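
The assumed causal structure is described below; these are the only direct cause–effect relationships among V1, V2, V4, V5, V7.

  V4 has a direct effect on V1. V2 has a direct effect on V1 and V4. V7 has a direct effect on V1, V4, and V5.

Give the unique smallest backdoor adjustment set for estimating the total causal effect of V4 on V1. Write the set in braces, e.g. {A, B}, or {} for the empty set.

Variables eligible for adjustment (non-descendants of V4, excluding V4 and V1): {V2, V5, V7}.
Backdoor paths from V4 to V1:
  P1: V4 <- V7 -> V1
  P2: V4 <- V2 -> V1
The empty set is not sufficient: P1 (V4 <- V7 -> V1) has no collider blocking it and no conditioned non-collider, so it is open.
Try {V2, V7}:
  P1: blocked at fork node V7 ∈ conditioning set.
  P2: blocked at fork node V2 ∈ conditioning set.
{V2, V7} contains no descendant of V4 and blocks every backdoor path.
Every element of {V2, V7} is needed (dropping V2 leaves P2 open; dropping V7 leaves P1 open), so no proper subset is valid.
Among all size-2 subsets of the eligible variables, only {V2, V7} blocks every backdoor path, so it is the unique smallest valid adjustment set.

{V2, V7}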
==
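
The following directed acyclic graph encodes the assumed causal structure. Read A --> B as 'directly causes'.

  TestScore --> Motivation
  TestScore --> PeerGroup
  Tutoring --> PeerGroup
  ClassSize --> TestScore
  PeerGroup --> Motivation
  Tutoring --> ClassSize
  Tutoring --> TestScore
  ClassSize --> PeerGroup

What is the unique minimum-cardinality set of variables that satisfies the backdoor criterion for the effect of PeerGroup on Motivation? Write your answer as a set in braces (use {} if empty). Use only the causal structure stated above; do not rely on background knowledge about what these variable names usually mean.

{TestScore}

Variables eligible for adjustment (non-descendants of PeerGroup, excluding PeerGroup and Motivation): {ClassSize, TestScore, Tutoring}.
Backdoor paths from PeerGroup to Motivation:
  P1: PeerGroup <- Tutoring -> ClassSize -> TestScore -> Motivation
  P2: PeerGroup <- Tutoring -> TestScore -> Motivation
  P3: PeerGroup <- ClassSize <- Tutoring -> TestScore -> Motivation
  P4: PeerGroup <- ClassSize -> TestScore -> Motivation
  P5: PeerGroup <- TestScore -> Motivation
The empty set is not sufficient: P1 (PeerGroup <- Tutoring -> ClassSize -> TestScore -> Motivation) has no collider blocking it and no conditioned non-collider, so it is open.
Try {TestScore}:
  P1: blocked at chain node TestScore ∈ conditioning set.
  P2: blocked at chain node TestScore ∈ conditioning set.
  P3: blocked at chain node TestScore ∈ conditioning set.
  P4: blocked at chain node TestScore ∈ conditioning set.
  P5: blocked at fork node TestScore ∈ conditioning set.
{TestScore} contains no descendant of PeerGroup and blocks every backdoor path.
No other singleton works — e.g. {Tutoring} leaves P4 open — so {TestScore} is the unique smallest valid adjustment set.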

◆ WORK TO BE COMPLETED
Please give back exactly the lines of the listing above that run from the one containing "TestScore --> Motivation" through the one containing "ClassSize --> PeerGroup", and only those.

◆ SOLUTION
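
  TestScore --> Motivation
  TestScore --> PeerGroup
  Tutoring --> PeerGroup
  ClassSize --> TestScore
  PeerGroup --> Motivation
  Tutoring --> ClassSize
  Tutoring --> TestScore
  ClassSize --> PeerGroup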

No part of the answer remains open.